- Task -
Copy exactly, and only, the lines from the line containing "sphere(r=6.9);" through the last line of the records below, both included.

[[ Supplied records, beginning ]]

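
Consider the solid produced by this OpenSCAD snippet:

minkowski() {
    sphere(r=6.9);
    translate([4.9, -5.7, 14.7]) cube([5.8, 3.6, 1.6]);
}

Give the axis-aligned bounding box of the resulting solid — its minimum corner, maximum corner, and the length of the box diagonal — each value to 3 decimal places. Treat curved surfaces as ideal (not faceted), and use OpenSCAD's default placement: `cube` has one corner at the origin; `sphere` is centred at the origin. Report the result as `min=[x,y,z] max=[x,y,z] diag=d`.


min=[-2.000,-12.600,7.800] max=[17.600,4.800,23.200] diag=30.399

A = translate([4.9, -5.7, 14.7]) cube([5.8, 3.6, 1.6]) → bbox [4.9,-5.7,14.7] .. [10.7,-2.1,16.3]
B = sphere(r=6.9) → bbox [-6.9,-6.9,-6.9] .. [6.9,6.9,6.9]
lo = A.lo+B.lo = [4.9-6.9, -5.7-6.9, 14.7-6.9] = [-2.000,-12.600,7.800]
hi = A.hi+B.hi = [10.7+6.9, -2.1+6.9, 16.3+6.9] = [17.600,4.800,23.200]
diag = √(19.6²+17.4²+15.4²) = √924.08 = 30.399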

[[ Supplied records, end ]]

- Result of this exercise -
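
    sphere(r=6.9);
    translate([4.9, -5.7, 14.7]) cube([5.8, 3.6, 1.6]);
}

Give the axis-aligned bounding box of the resulting solid — its minimum corner, maximum corner, and the length of the box diagonal — each value to 3 decimal places. Treat curved surfaces as ideal (not faceted), and use OpenSCAD's default placement: `cube` has one corner at the origin; `sphere` is centred at the origin. Report the result as `min=[x,y,z] max=[x,y,z] diag=d`.


min=[-2.000,-12.600,7.800] max=[17.600,4.800,23.200] diag=30.399

A = translate([4.9, -5.7, 14.7]) cube([5.8, 3.6, 1.6]) → bbox [4.9,-5.7,14.7] .. [10.7,-2.1,16.3]
B = sphere(r=6.9) → bbox [-6.9,-6.9,-6.9] .. [6.9,6.9,6.9]
lo = A.lo+B.lo = [4.9-6.9, -5.7-6.9, 14.7-6.9] = [-2.000,-12.600,7.800]
hi = A.hi+B.hi = [10.7+6.9, -2.1+6.9, 16.3+6.9] = [17.600,4.800,23.200]
diag = √(19.6²+17.4²+15.4²) = √924.08 = 30.399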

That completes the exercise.